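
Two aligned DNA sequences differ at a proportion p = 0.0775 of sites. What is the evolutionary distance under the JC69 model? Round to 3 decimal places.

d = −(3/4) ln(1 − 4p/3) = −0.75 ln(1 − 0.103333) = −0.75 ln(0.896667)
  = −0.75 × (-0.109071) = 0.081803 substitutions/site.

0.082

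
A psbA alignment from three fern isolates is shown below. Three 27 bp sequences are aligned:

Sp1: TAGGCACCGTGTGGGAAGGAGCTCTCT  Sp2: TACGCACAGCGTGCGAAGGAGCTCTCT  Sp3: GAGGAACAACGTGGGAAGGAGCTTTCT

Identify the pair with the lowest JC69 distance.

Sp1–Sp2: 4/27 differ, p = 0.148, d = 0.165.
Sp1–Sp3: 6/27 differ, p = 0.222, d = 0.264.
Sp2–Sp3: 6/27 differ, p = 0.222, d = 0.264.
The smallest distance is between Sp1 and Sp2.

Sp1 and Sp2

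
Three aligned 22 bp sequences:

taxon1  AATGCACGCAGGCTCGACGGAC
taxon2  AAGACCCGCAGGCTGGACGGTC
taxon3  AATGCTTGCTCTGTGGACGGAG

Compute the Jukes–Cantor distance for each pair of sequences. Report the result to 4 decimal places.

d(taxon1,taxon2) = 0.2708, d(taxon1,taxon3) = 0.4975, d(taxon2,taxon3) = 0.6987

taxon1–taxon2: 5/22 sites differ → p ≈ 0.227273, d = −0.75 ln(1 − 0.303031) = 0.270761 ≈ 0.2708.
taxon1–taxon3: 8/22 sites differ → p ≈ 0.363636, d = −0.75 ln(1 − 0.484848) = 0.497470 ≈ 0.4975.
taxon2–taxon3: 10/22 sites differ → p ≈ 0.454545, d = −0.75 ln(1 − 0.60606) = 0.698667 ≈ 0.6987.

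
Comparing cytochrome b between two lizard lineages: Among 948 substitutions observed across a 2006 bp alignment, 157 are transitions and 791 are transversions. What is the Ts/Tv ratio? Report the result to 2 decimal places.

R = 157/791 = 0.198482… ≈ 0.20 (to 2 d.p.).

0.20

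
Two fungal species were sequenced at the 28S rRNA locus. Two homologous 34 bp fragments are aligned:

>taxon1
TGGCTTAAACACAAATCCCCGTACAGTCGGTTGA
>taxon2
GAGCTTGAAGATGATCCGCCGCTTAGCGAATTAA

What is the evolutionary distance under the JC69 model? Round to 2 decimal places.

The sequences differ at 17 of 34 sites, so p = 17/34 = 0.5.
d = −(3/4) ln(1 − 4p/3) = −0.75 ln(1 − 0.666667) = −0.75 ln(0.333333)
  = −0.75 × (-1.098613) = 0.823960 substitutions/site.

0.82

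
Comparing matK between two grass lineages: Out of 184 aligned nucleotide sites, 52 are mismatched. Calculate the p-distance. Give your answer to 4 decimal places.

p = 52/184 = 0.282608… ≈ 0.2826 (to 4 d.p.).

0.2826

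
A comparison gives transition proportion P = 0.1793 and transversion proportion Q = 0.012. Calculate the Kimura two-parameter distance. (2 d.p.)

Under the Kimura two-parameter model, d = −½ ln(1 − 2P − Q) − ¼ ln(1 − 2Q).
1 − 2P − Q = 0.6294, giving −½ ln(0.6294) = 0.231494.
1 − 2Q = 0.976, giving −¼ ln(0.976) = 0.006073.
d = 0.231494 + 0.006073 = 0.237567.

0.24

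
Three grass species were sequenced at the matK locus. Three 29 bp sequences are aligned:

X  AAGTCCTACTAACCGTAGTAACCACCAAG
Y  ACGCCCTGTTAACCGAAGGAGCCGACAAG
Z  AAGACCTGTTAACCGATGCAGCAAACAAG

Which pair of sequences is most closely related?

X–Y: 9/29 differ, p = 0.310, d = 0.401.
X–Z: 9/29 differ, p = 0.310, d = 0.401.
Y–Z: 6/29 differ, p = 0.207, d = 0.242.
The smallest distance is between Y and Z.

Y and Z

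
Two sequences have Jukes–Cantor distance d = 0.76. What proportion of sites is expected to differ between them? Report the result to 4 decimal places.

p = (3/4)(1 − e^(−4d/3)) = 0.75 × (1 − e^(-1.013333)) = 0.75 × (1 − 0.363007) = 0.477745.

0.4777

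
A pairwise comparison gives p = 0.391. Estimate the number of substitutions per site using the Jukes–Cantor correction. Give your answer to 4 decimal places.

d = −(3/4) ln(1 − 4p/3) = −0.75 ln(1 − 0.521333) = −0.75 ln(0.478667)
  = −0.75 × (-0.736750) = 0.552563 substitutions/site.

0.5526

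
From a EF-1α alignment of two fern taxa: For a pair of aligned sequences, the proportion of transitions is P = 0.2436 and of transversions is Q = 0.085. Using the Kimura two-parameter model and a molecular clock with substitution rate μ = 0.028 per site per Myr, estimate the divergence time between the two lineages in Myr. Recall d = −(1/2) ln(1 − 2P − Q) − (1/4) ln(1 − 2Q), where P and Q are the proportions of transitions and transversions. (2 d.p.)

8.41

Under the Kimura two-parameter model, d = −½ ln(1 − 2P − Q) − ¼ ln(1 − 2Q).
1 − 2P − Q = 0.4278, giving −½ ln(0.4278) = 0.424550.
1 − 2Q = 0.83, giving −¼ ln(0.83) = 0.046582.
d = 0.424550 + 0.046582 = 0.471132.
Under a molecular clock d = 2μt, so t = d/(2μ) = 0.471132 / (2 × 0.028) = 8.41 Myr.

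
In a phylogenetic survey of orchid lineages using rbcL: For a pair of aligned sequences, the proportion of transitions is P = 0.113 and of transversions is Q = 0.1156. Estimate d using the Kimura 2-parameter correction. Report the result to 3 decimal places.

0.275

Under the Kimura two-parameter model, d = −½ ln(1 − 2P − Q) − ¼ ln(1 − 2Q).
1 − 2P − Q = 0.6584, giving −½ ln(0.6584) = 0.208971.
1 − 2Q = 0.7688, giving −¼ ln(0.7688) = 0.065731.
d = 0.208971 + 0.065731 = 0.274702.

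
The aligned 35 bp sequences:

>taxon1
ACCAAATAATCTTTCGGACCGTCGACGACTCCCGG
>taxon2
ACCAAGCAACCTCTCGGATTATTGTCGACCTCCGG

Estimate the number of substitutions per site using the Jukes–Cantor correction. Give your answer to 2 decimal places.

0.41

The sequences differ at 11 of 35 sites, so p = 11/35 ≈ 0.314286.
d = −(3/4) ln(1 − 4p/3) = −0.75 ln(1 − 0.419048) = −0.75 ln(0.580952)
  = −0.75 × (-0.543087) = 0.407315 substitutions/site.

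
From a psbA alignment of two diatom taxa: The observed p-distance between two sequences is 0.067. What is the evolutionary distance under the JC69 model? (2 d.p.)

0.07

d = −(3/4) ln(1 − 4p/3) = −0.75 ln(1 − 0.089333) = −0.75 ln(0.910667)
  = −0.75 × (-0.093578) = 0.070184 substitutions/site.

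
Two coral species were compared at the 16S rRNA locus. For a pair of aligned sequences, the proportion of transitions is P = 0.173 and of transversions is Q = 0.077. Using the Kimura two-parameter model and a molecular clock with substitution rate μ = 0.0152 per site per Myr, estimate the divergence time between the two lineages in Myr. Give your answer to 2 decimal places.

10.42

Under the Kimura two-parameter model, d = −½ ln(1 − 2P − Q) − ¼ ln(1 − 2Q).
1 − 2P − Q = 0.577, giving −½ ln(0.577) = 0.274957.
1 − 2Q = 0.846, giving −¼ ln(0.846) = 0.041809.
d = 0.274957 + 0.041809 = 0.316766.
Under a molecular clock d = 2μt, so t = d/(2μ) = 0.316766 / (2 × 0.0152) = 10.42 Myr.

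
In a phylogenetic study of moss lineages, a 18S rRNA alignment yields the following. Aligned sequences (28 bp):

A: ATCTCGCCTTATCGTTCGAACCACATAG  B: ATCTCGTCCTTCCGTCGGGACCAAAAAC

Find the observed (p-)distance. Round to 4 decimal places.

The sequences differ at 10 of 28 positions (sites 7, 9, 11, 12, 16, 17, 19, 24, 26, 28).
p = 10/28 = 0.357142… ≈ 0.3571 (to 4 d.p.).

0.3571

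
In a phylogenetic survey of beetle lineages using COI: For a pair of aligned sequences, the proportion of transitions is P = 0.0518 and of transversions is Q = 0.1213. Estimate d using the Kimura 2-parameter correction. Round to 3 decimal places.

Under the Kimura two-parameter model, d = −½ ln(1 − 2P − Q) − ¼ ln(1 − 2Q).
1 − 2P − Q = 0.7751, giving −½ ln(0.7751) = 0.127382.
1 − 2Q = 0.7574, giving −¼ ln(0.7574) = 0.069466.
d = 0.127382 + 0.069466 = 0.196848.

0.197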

> EXERCISE OBJECTIVE: Write down every line of the data above that includes the string "sequenced".

> RESULT BELOW:
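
Two fungal species were sequenced at the 28S rRNA locus. Two homologous 34 bp fragments are aligned:
Three grass species were sequenced at the matK locus. Three 29 bp sequences are aligned: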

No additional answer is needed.